Task: The full set of entries has to be output exactly.

Records for this task:
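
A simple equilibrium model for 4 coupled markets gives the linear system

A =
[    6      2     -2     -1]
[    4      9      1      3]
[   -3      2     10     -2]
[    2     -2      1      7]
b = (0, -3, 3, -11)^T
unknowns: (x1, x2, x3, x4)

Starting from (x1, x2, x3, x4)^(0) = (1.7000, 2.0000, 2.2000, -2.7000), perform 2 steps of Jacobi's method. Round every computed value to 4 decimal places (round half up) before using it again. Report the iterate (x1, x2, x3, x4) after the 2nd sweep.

(-0.1989, 0.4515, -0.0883, -1.5671)

Iteration 1:
  x1 = (0 - (2)·2.0000 - (-2)·2.2000 - (-1)·-2.7000) / (6) = -0.3833
  x2 = (-3 - (4)·1.7000 - (1)·2.2000 - (3)·-2.7000) / (9) = -0.4333
  x3 = (3 - (-3)·1.7000 - (2)·2.0000 - (-2)·-2.7000) / (10) = -0.1300
  x4 = (-11 - (2)·1.7000 - (-2)·2.0000 - (1)·2.2000) / (7) = -1.8000
Iteration 2:
  x1 = (0 - (2)·-0.4333 - (-2)·-0.1300 - (-1)·-1.8000) / (6) = -0.1989
  x2 = (-3 - (4)·-0.3833 - (1)·-0.1300 - (3)·-1.8000) / (9) = 0.4515
  x3 = (3 - (-3)·-0.3833 - (2)·-0.4333 - (-2)·-1.8000) / (10) = -0.0883
  x4 = (-11 - (2)·-0.3833 - (-2)·-0.4333 - (1)·-0.1300) / (7) = -1.5671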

Answer space:
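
A simple equilibrium model for 4 coupled markets gives the linear system

A =
[    6      2     -2     -1]
[    4      9      1      3]
[   -3      2     10     -2]
[    2     -2      1      7]
b = (0, -3, 3, -11)^T
unknowns: (x1, x2, x3, x4)

Starting from (x1, x2, x3, x4)^(0) = (1.7000, 2.0000, 2.2000, -2.7000), perform 2 steps of Jacobi's method. Round every computed value to 4 decimal places (round half up) before using it again. Report the iterate (x1, x2, x3, x4) after the 2nd sweep.

(-0.1989, 0.4515, -0.0883, -1.5671)

Iteration 1:
  x1 = (0 - (2)·2.0000 - (-2)·2.2000 - (-1)·-2.7000) / (6) = -0.3833
  x2 = (-3 - (4)·1.7000 - (1)·2.2000 - (3)·-2.7000) / (9) = -0.4333
  x3 = (3 - (-3)·1.7000 - (2)·2.0000 - (-2)·-2.7000) / (10) = -0.1300
  x4 = (-11 - (2)·1.7000 - (-2)·2.0000 - (1)·2.2000) / (7) = -1.8000
Iteration 2:
  x1 = (0 - (2)·-0.4333 - (-2)·-0.1300 - (-1)·-1.8000) / (6) = -0.1989
  x2 = (-3 - (4)·-0.3833 - (1)·-0.1300 - (3)·-1.8000) / (9) = 0.4515
  x3 = (3 - (-3)·-0.3833 - (2)·-0.4333 - (-2)·-1.8000) / (10) = -0.0883
  x4 = (-11 - (2)·-0.3833 - (-2)·-0.4333 - (1)·-0.1300) / (7) = -1.5671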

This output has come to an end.